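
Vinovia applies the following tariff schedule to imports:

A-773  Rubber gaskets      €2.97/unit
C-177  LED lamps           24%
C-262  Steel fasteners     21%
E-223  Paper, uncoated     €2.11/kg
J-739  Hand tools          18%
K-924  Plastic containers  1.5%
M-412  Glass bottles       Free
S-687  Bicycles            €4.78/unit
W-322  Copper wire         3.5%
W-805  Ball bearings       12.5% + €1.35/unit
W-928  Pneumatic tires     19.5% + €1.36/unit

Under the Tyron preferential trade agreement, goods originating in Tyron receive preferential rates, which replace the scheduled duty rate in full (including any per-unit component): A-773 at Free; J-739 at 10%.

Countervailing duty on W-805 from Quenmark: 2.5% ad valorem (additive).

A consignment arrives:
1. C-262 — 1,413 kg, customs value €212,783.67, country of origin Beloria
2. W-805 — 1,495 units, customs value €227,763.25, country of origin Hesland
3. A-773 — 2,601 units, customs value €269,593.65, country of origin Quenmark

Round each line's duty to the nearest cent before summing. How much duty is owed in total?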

__________________________________________________

WHAT TO DO
What should come out is the exact run of lines from the one holding "3. A-773 — 2,601" through the end of the records above, and nothing besides.

TASK RESPONSE
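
3. A-773 — 2,601 units, customs value €269,593.65, country of origin Quenmark

Round each line's duty to the nearest cent before summing. How much duty is owed in total?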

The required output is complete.